[SOURCE MATERIAL — start]
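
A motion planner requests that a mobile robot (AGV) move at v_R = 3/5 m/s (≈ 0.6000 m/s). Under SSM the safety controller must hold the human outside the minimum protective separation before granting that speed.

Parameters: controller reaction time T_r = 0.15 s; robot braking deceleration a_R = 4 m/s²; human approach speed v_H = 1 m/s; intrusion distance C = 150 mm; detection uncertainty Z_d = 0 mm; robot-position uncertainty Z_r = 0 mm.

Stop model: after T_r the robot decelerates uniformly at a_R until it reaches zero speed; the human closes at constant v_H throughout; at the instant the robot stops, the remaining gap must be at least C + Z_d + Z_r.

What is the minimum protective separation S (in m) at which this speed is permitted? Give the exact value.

S_min = 117/200 m = 0.5850 m

stop time T_s = (3/5)/4 = 0.1500 s
robot in T_r: 0.6000·0.1500 = 0.0900 m
robot under decel: 0.6000²/(2·4.0000) = 0.0450 m
human over T_r+T_s: 1.0000·(0.1500+0.1500) = 0.3000 m
margins: 0.1500+0.0000+0.0000 = 0.1500 m
S_min ≈ 0.0900+0.0450+0.3000+0.1500  ⇒  S_min = 117/200 m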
[SOURCE MATERIAL — finish]
* _TASK GOAL_
Please return the data above exactly as given.

* _PROBLEM SOLUTION_
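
A motion planner requests that a mobile robot (AGV) move at v_R = 3/5 m/s (≈ 0.6000 m/s). Under SSM the safety controller must hold the human outside the minimum protective separation before granting that speed.

Parameters: controller reaction time T_r = 0.15 s; robot braking deceleration a_R = 4 m/s²; human approach speed v_H = 1 m/s; intrusion distance C = 150 mm; detection uncertainty Z_d = 0 mm; robot-position uncertainty Z_r = 0 mm.

Stop model: after T_r the robot decelerates uniformly at a_R until it reaches zero speed; the human closes at constant v_H throughout; at the instant the robot stops, the remaining gap must be at least C + Z_d + Z_r.

What is the minimum protective separation S (in m) at which this speed is permitted? Give the exact value.

S_min = 117/200 m = 0.5850 m

stop time T_s = (3/5)/4 = 0.1500 s
robot in T_r: 0.6000·0.1500 = 0.0900 m
robot under decel: 0.6000²/(2·4.0000) = 0.0450 m
human over T_r+T_s: 1.0000·(0.1500+0.1500) = 0.3000 m
margins: 0.1500+0.0000+0.0000 = 0.1500 m
S_min ≈ 0.0900+0.0450+0.3000+0.1500  ⇒  S_min = 117/200 m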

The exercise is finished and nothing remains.